Return the lines below exactly, from the first one through the line that has "Answer: -720303565". Leave out everything after it.

[Start of Attachment]

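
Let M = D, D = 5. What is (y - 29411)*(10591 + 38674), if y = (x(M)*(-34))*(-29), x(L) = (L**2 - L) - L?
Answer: -720303565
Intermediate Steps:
M = 5
x(L) = L**2 - 2*L
y = 14790 (y = ((5*(-2 + 5))*(-34))*(-29) = ((5*3)*(-34))*(-29) = (15*(-34))*(-29) = -510*(-29) = 14790)
(y - 29411)*(10591 + 38674) = (14790 - 29411)*(10591 + 38674) = -14621*49265 = -720303565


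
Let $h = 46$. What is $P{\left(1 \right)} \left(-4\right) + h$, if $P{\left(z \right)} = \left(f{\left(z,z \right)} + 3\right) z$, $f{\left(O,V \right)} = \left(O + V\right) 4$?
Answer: $2$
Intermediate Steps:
$f{\left(O,V \right)} = 4 O + 4 V$
$P{\left(z \right)} = z \left(3 + 8 z\right)$ ($P{\left(z \right)} = \left(\left(4 z + 4 z\right) + 3\right) z = \left(8 z + 3\right) z = \left(3 + 8 z\right) z = z \left(3 + 8 z\right)$)
$P{\left(1 \right)} \left(-4\right) + h = 1 \left(3 + 8 \cdot 1\right) \left(-4\right) + 46 = 1 \left(3 + 8\right) \left(-4\right) + 46 = 1 \cdot 11 \left(-4\right) + 46 = 11 \left(-4\right) + 46 = -44 + 46 = 2$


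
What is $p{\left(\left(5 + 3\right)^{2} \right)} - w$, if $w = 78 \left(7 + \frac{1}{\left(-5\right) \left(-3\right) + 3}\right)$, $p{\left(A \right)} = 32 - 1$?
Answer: $- \frac{1558}{3} \approx -519.33$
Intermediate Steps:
$p{\left(A \right)} = 31$ ($p{\left(A \right)} = 32 - 1 = 31$)
$w = \frac{1651}{3}$ ($w = 78 \left(7 + \frac{1}{15 + 3}\right) = 78 \left(7 + \frac{1}{18}\right) = 78 \cdot \frac{127}{18} = \frac{1651}{3} \approx 550.33$)
$p{\left(\left(5 + 3\right)^{2} \right)} - w = 31 - \frac{1651}{3} = - \frac{1558}{3}$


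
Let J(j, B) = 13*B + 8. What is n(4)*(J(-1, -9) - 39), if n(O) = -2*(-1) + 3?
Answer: -740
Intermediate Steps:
n(O) = 5 (n(O) = 2 + 3 = 5)
J(j, B) = 8 + 13*B
n(4)*(J(-1, -9) - 39) = 5*((8 + 13*(-9)) - 39) = 5*((8 - 117) - 39) = 5*(-109 - 39) = 5*(-148) = -740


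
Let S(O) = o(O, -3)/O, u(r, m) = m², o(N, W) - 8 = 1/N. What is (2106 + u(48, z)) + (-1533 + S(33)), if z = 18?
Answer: 977098/1089 ≈ 897.24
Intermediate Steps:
o(N, W) = 8 + 1/N
S(O) = (8 + 1/O)/O
(2106 + u(48, z)) + (-1533 + S(33)) = (2106 + 18²) + (-1533 + (1 + 8*33)/33²) = (2106 + 324) + (-1533 + (1 + 264)/1089) = 2430 + (-1533 + (1/1089)*265) = 2430 + (-1533 + 265/1089) = 2430 - 1669172/1089 = 977098/1089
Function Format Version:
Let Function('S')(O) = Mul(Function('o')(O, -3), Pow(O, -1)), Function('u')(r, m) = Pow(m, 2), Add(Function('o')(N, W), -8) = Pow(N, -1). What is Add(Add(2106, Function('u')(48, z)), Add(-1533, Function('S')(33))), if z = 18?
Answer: Rational(977098, 1089) ≈ 897.24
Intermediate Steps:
Function('o')(N, W) = Add(8, Pow(N, -1))
Function('S')(O) = Mul(Pow(O, -1), Add(8, Pow(O, -1))) (Function('S')(O) = Mul(Add(8, Pow(O, -1)), Pow(O, -1)) = Mul(Pow(O, -1), Add(8, Pow(O, -1))))
Add(Add(2106, Function('u')(48, z)), Add(-1533, Function('S')(33))) = Add(Add(2106, Pow(18, 2)), Add(-1533, Mul(Pow(33, -2), Add(1, Mul(8, 33))))) = Add(Add(2106, 324), Add(-1533, Mul(Rational(1, 1089), Add(1, 264)))) = Add(2430, Add(-1533, Mul(Rational(1, 1089), 265))) = Add(2430, Add(-1533, Rational(265, 1089))) = Add(2430, Rational(-1669172, 1089)) = Rational(977098, 1089)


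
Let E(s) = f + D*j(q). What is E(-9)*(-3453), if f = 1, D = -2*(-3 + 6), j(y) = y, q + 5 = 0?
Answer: -107043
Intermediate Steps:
q = -5 (q = -5 + 0 = -5)
D = -6 (D = -2*3 = -6)
E(s) = 31 (E(s) = 1 - 6*(-5) = 1 + 30 = 31)
E(-9)*(-3453) = 31*(-3453) = -107043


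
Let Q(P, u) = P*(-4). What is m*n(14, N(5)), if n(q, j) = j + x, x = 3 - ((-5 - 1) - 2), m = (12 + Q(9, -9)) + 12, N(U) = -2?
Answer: -108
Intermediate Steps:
Q(P, u) = -4*P
m = -12 (m = (12 - 4*9) + 12 = (12 - 36) + 12 = -24 + 12 = -12)
x = 11 (x = 3 - (-6 - 2) = 3 - 1*(-8) = 3 + 8 = 11)
n(q, j) = 11 + j (n(q, j) = j + 11 = 11 + j)
m*n(14, N(5)) = -12*(11 - 2) = -12*9 = -108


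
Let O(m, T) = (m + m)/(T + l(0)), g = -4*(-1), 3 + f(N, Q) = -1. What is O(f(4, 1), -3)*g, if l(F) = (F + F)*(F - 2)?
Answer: 32/3 ≈ 10.667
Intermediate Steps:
l(F) = 2*F*(-2 + F) (l(F) = (2*F)*(-2 + F) = 2*F*(-2 + F))
f(N, Q) = -4 (f(N, Q) = -3 - 1 = -4)
g = 4
O(m, T) = 2*m/T (O(m, T) = (m + m)/(T + 2*0*(-2 + 0)) = (2*m)/(T + 2*0*(-2)) = (2*m)/(T + 0) = (2*m)/T = 2*m/T)
O(f(4, 1), -3)*g = (2*(-4)/(-3))*4 = (2*(-4)*(-⅓))*4 = (8/3)*4 = 32/3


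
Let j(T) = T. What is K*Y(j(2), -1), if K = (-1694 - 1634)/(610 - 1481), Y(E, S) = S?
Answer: -256/67 ≈ -3.8209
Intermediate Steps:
K = 256/67 (K = -3328/(-871) = -3328*(-1/871) = 256/67 ≈ 3.8209)
K*Y(j(2), -1) = (256/67)*(-1) = -256/67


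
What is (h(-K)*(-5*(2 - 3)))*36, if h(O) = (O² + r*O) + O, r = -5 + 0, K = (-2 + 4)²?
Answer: 5760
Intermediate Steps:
K = 4 (K = 2² = 4)
r = -5
h(O) = O² - 4*O (h(O) = (O² - 5*O) + O = O² - 4*O)
(h(-K)*(-5*(2 - 3)))*36 = (((-1*4)*(-4 - 1*4))*(-5*(2 - 3)))*36 = ((-4*(-4 - 4))*(-5*(-1)))*36 = (-4*(-8)*5)*36 = (32*5)*36 = 160*36 = 5760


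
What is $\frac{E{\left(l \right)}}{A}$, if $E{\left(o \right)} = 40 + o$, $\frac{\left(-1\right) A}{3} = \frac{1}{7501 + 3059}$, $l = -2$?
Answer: $-133760$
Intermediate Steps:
$A = - \frac{1}{3520}$ ($A = - \frac{3}{7501 + 3059} = - \frac{3}{10560} = \left(-3\right) \frac{1}{10560} = - \frac{1}{3520} \approx -0.00028409$)
$\frac{E{\left(l \right)}}{A} = \frac{40 - 2}{- \frac{1}{3520}} = 38 \left(-3520\right) = -133760$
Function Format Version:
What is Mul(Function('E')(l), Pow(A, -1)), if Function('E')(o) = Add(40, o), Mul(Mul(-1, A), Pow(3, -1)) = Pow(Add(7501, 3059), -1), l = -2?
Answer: -133760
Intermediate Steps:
A = Rational(-1, 3520) (A = Mul(-3, Pow(Add(7501, 3059), -1)) = Mul(-3, Pow(10560, -1)) = Mul(-3, Rational(1, 10560)) = Rational(-1, 3520) ≈ -0.00028409)
Mul(Function('E')(l), Pow(A, -1)) = Mul(Add(40, -2), Pow(Rational(-1, 3520), -1)) = Mul(38, -3520) = -133760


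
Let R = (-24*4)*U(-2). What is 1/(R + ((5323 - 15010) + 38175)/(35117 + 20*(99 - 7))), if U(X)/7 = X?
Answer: 12319/16566232 ≈ 0.00074362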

[End of Attachment]

* YOUR SOLUTION:
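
Let M = D, D = 5. What is (y - 29411)*(10591 + 38674), if y = (x(M)*(-34))*(-29), x(L) = (L**2 - L) - L?
Answer: -720303565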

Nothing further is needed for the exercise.